### Entries shown
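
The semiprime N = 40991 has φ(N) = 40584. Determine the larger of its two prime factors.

φ(n) = (p−1)(q−1) = n − (p+q) + 1, so p + q = 40991 − 40584 + 1 = 408.
p and q are the roots of t² − 408t + 40991 = 0.
Discriminant: 408² − 4·40991 = 166464 − 163964 = 2500; √2500 = 50.
q = (408 − 50)/2 = 179, p = (408 + 50)/2 = 229.
Check: 179 · 229 = 40991.

229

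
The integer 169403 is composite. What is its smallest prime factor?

169403 is odd.
Digit sum 23, not divisible by 3.
Ends in 3: not divisible by 5.
7: 169403 = 7·24200 + 3
11: 169403 = 11·15400 + 3
13: 169403 = 13·13031

13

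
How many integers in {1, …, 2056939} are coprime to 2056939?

Factor: 2056939 = 109 · 113 · 167.
φ(2056939) = (109−1) · (113−1) · (167−1) = 108 · 112 · 166 = 2007936.

2007936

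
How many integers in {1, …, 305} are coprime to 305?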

### About this task
Please output, exactly, the lines of the listing from the one containing "coprime to 2056939?" through the last, inclusive, and no other lines.

### Task output
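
How many integers in {1, …, 2056939} are coprime to 2056939?

Factor: 2056939 = 109 · 113 · 167.
φ(2056939) = (109−1) · (113−1) · (167−1) = 108 · 112 · 166 = 2007936.

2007936

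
How many integers in {1, …, 305} are coprime to 305?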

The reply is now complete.